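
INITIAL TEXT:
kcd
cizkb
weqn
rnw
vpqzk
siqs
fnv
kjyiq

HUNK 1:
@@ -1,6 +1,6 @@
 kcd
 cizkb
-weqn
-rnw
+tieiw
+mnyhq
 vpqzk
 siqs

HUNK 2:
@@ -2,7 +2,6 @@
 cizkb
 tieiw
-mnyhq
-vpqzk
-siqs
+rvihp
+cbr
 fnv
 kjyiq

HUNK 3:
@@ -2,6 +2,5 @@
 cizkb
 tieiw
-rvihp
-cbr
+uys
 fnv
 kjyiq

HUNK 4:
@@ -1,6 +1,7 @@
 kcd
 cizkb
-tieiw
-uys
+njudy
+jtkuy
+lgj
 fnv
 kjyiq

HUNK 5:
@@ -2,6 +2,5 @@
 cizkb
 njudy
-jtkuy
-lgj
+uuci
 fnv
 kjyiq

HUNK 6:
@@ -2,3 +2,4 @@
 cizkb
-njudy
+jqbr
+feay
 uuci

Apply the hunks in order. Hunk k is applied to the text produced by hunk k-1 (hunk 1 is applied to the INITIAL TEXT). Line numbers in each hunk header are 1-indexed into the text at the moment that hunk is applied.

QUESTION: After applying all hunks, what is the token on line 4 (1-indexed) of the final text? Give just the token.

Hunk 1: at line 1 remove [weqn,rnw] add [tieiw,mnyhq] -> 8 lines: kcd cizkb tieiw mnyhq vpqzk siqs fnv kjyiq
Hunk 2: at line 2 remove [mnyhq,vpqzk,siqs] add [rvihp,cbr] -> 7 lines: kcd cizkb tieiw rvihp cbr fnv kjyiq
Hunk 3: at line 2 remove [rvihp,cbr] add [uys] -> 6 lines: kcd cizkb tieiw uys fnv kjyiq
Hunk 4: at line 1 remove [tieiw,uys] add [njudy,jtkuy,lgj] -> 7 lines: kcd cizkb njudy jtkuy lgj fnv kjyiq
Hunk 5: at line 2 remove [jtkuy,lgj] add [uuci] -> 6 lines: kcd cizkb njudy uuci fnv kjyiq
Hunk 6: at line 2 remove [njudy] add [jqbr,feay] -> 7 lines: kcd cizkb jqbr feay uuci fnv kjyiq
Final line 4: feay

Answer: feay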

---+---

:: Work instruction ::
All entries above are to be reproduced exactly.

:: Task answer ::
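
INITIAL TEXT:
kcd
cizkb
weqn
rnw
vpqzk
siqs
fnv
kjyiq

HUNK 1:
@@ -1,6 +1,6 @@
 kcd
 cizkb
-weqn
-rnw
+tieiw
+mnyhq
 vpqzk
 siqs

HUNK 2:
@@ -2,7 +2,6 @@
 cizkb
 tieiw
-mnyhq
-vpqzk
-siqs
+rvihp
+cbr
 fnv
 kjyiq

HUNK 3:
@@ -2,6 +2,5 @@
 cizkb
 tieiw
-rvihp
-cbr
+uys
 fnv
 kjyiq

HUNK 4:
@@ -1,6 +1,7 @@
 kcd
 cizkb
-tieiw
-uys
+njudy
+jtkuy
+lgj
 fnv
 kjyiq

HUNK 5:
@@ -2,6 +2,5 @@
 cizkb
 njudy
-jtkuy
-lgj
+uuci
 fnv
 kjyiq

HUNK 6:
@@ -2,3 +2,4 @@
 cizkb
-njudy
+jqbr
+feay
 uuci

Apply the hunks in order. Hunk k is applied to the text produced by hunk k-1 (hunk 1 is applied to the INITIAL TEXT). Line numbers in each hunk header are 1-indexed into the text at the moment that hunk is applied.

QUESTION: After applying all hunks, what is the token on line 4 (1-indexed) of the final text? Give just the token.

Hunk 1: at line 1 remove [weqn,rnw] add [tieiw,mnyhq] -> 8 lines: kcd cizkb tieiw mnyhq vpqzk siqs fnv kjyiq
Hunk 2: at line 2 remove [mnyhq,vpqzk,siqs] add [rvihp,cbr] -> 7 lines: kcd cizkb tieiw rvihp cbr fnv kjyiq
Hunk 3: at line 2 remove [rvihp,cbr] add [uys] -> 6 lines: kcd cizkb tieiw uys fnv kjyiq
Hunk 4: at line 1 remove [tieiw,uys] add [njudy,jtkuy,lgj] -> 7 lines: kcd cizkb njudy jtkuy lgj fnv kjyiq
Hunk 5: at line 2 remove [jtkuy,lgj] add [uuci] -> 6 lines: kcd cizkb njudy uuci fnv kjyiq
Hunk 6: at line 2 remove [njudy] add [jqbr,feay] -> 7 lines: kcd cizkb jqbr feay uuci fnv kjyiq
Final line 4: feay

Answer: feay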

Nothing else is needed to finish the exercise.